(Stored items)
========

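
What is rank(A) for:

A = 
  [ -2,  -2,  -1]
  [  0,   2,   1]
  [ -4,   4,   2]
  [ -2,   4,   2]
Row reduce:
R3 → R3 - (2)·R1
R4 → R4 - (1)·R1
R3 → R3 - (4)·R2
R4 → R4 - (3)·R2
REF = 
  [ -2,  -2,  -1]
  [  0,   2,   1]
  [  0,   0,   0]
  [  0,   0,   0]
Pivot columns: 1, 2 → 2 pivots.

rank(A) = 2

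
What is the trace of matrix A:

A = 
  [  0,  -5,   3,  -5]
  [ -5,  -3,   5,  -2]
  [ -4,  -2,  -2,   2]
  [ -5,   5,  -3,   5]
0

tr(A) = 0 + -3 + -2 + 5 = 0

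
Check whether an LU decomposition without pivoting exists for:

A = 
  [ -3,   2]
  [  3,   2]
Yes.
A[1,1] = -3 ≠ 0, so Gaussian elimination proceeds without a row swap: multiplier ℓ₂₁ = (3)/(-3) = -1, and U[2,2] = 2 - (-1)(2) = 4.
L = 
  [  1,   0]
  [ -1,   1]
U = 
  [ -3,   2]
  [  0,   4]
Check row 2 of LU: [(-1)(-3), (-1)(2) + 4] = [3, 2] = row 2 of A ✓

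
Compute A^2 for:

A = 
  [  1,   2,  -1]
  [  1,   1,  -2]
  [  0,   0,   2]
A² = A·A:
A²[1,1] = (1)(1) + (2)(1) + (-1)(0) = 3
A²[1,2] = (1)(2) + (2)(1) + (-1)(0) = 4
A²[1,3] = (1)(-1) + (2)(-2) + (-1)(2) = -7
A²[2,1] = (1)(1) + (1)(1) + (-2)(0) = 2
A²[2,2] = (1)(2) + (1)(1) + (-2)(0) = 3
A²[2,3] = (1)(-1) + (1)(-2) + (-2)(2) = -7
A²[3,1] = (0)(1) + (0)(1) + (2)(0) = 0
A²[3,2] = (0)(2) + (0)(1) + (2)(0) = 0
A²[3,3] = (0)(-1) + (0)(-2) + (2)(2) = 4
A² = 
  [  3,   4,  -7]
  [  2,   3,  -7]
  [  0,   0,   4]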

========

**Work instructions:** In the entries above, find each line with the word "What" and show it.

**Problem solution:**
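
What is rank(A) for:
What is the trace of matrix A: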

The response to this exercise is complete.